◆ MATERIAL SHOWN ◆
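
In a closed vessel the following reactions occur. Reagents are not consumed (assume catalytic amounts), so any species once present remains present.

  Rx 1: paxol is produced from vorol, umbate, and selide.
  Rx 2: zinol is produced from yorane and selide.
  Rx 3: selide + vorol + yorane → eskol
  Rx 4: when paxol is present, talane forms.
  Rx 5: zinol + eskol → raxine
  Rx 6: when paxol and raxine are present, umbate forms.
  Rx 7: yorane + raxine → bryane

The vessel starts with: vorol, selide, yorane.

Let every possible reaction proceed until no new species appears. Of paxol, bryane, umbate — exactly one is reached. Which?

bryane

selide, vorol, and yorane present → eskol forms (Rx 3).
yorane and selide present → zinol forms (Rx 2).
zinol and eskol present → raxine forms (Rx 5).
yorane and raxine present → bryane forms (Rx 7).
umbate would need paxol and raxine (Rx 6), but paxol never forms. paxol would need vorol, umbate, and selide (Rx 1), but umbate never forms.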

◆ WORK TO BE COMPLETED ◆
From the records above, report the count of lines containing "when" and nothing more.

◆ OUTPUT FOR THIS EXERCISE ◆
2